▸ **What you need to do**
Copy each line below exactly.

Input START

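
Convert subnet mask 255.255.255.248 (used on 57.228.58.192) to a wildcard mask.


Subnet mask: 255.255.255.248
Wildcard = 255.255.255.255 - subnet mask
255 - 255 = 0
255 - 255 = 0
255 - 255 = 0
255 - 248 = 7
Wildcard: 0.0.0.7


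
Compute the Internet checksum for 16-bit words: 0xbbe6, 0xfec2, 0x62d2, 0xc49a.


Sum all words (with carry folding):
+ 0xbbe6 = 0xbbe6
+ 0xfec2 = 0xbaa9
+ 0x62d2 = 0x1d7c
+ 0xc49a = 0xe216
One's complement: ~0xe216
Checksum = 0x1de9


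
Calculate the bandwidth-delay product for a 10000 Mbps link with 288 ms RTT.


BDP = bandwidth * RTT
= 10000 Mbps * 288 ms
= 10000 * 1e6 * 288 / 1000 bits
= 2880000000 bits
= 360000000 bytes
= 351562.5 KB
BDP = 2880000000 bits (360000000 bytes)


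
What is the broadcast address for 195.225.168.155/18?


Network: 195.225.128.0/18
Host bits = 14
Set all host bits to 1:
Broadcast: 195.225.191.255


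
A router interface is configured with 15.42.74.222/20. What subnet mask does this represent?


/20 means 20 network bits, 12 host bits
Binary: 11111111111111111111000000000000
Mask: 255.255.240.0


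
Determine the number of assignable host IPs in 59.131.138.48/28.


Host bits = 32 - 28 = 4
Total addresses = 2^4 = 16
Usable = total - 2 (network and broadcast)
Usable hosts: 14


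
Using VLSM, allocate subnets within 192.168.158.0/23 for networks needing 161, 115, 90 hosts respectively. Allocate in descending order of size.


161 hosts -> /24 (254 usable): 192.168.158.0/24
115 hosts -> /25 (126 usable): 192.168.159.0/25
90 hosts -> /25 (126 usable): 192.168.159.128/25
Allocation: 192.168.158.0/24 (161 hosts, 254 usable); 192.168.159.0/25 (115 hosts, 126 usable); 192.168.159.128/25 (90 hosts, 126 usable)


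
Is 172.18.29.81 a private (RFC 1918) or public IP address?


RFC 1918 private ranges:
  10.0.0.0/8 (10.0.0.0 - 10.255.255.255)
  172.16.0.0/12 (172.16.0.0 - 172.31.255.255)
  192.168.0.0/16 (192.168.0.0 - 192.168.255.255)
Private (in 172.16.0.0/12)


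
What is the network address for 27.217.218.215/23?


IP:   00011011.11011001.11011010.11010111
Mask: 11111111.11111111.11111110.00000000
AND operation:
Net:  00011011.11011001.11011010.00000000
Network: 27.217.218.0/23


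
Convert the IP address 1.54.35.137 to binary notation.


1 = 00000001
54 = 00110110
35 = 00100011
137 = 10001001
Binary: 00000001.00110110.00100011.10001001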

Input END

▸ **Task output**
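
Convert subnet mask 255.255.255.248 (used on 57.228.58.192) to a wildcard mask.


Subnet mask: 255.255.255.248
Wildcard = 255.255.255.255 - subnet mask
255 - 255 = 0
255 - 255 = 0
255 - 255 = 0
255 - 248 = 7
Wildcard: 0.0.0.7


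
Compute the Internet checksum for 16-bit words: 0xbbe6, 0xfec2, 0x62d2, 0xc49a.


Sum all words (with carry folding):
+ 0xbbe6 = 0xbbe6
+ 0xfec2 = 0xbaa9
+ 0x62d2 = 0x1d7c
+ 0xc49a = 0xe216
One's complement: ~0xe216
Checksum = 0x1de9


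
Calculate the bandwidth-delay product for a 10000 Mbps link with 288 ms RTT.


BDP = bandwidth * RTT
= 10000 Mbps * 288 ms
= 10000 * 1e6 * 288 / 1000 bits
= 2880000000 bits
= 360000000 bytes
= 351562.5 KB
BDP = 2880000000 bits (360000000 bytes)


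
What is the broadcast address for 195.225.168.155/18?


Network: 195.225.128.0/18
Host bits = 14
Set all host bits to 1:
Broadcast: 195.225.191.255


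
A router interface is configured with 15.42.74.222/20. What subnet mask does this represent?


/20 means 20 network bits, 12 host bits
Binary: 11111111111111111111000000000000
Mask: 255.255.240.0


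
Determine the number of assignable host IPs in 59.131.138.48/28.


Host bits = 32 - 28 = 4
Total addresses = 2^4 = 16
Usable = total - 2 (network and broadcast)
Usable hosts: 14


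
Using VLSM, allocate subnets within 192.168.158.0/23 for networks needing 161, 115, 90 hosts respectively. Allocate in descending order of size.


161 hosts -> /24 (254 usable): 192.168.158.0/24
115 hosts -> /25 (126 usable): 192.168.159.0/25
90 hosts -> /25 (126 usable): 192.168.159.128/25
Allocation: 192.168.158.0/24 (161 hosts, 254 usable); 192.168.159.0/25 (115 hosts, 126 usable); 192.168.159.128/25 (90 hosts, 126 usable)


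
Is 172.18.29.81 a private (RFC 1918) or public IP address?


RFC 1918 private ranges:
  10.0.0.0/8 (10.0.0.0 - 10.255.255.255)
  172.16.0.0/12 (172.16.0.0 - 172.31.255.255)
  192.168.0.0/16 (192.168.0.0 - 192.168.255.255)
Private (in 172.16.0.0/12)


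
What is the network address for 27.217.218.215/23?


IP:   00011011.11011001.11011010.11010111
Mask: 11111111.11111111.11111110.00000000
AND operation:
Net:  00011011.11011001.11011010.00000000
Network: 27.217.218.0/23


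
Convert the IP address 1.54.35.137 to binary notation.


1 = 00000001
54 = 00110110
35 = 00100011
137 = 10001001
Binary: 00000001.00110110.00100011.10001001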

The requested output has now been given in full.